(Task description): Exactly reproduce each of the entries shown below.

(Available records):
*** Block opens ***

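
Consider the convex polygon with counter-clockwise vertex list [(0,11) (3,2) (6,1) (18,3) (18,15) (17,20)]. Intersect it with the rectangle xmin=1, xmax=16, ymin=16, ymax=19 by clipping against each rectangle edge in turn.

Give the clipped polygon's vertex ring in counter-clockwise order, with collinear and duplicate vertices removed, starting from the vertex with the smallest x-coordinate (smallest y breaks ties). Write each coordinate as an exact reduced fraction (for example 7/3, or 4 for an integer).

1. After x ≥ 1: [(1,196/17) (1,8) (3,2) (6,1) (18,3) (18,15) (17,20)]
2. After x ≤ 16: [(16,331/17) (1,196/17) (1,8) (3,2) (6,1) (16,8/3)]
3. After y ≥ 16: [(16,16) (16,331/17) (85/9,16)]
4. After y ≤ 19: [(16,16) (16,19) (136/9,19) (85/9,16)]
5. Canonical ring: [(85/9,16) (16,16) (16,19) (136/9,19)]

Clipped polygon: [(85/9,16) (16,16) (16,19) (136/9,19)]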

*** Block closes ***

(Solution to this exercise):
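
Consider the convex polygon with counter-clockwise vertex list [(0,11) (3,2) (6,1) (18,3) (18,15) (17,20)]. Intersect it with the rectangle xmin=1, xmax=16, ymin=16, ymax=19 by clipping against each rectangle edge in turn.

Give the clipped polygon's vertex ring in counter-clockwise order, with collinear and duplicate vertices removed, starting from the vertex with the smallest x-coordinate (smallest y breaks ties). Write each coordinate as an exact reduced fraction (for example 7/3, or 4 for an integer).

1. After x ≥ 1: [(1,196/17) (1,8) (3,2) (6,1) (18,3) (18,15) (17,20)]
2. After x ≤ 16: [(16,331/17) (1,196/17) (1,8) (3,2) (6,1) (16,8/3)]
3. After y ≥ 16: [(16,16) (16,331/17) (85/9,16)]
4. After y ≤ 19: [(16,16) (16,19) (136/9,19) (85/9,16)]
5. Canonical ring: [(85/9,16) (16,16) (16,19) (136/9,19)]

Clipped polygon: [(85/9,16) (16,16) (16,19) (136/9,19)]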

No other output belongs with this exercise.